▸ **Data for processing**:
----------

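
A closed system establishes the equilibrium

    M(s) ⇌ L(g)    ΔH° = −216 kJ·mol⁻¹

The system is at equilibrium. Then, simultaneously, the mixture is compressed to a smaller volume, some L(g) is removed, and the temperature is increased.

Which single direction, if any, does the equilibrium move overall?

Gas moles: reactants 0, products 1 (Δn_gas = +1). Compression shifts the system toward the side with fewer moles of gas — to the left.
Removing L (g), a product, drives the reaction to the right.
The forward reaction is exothermic. Raising T favours the endothermic direction — shift to the left.
The individual effects push in opposite directions; without quantitative information the net direction cannot be determined.

cannot be determined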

----------

▸ **Task**:
The records above are to be copied in full, exactly as written.

▸ **Solution**:
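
A closed system establishes the equilibrium

    M(s) ⇌ L(g)    ΔH° = −216 kJ·mol⁻¹

The system is at equilibrium. Then, simultaneously, the mixture is compressed to a smaller volume, some L(g) is removed, and the temperature is increased.

Which single direction, if any, does the equilibrium move overall?

Gas moles: reactants 0, products 1 (Δn_gas = +1). Compression shifts the system toward the side with fewer moles of gas — to the left.
Removing L (g), a product, drives the reaction to the right.
The forward reaction is exothermic. Raising T favours the endothermic direction — shift to the left.
The individual effects push in opposite directions; without quantitative information the net direction cannot be determined.

cannot be determined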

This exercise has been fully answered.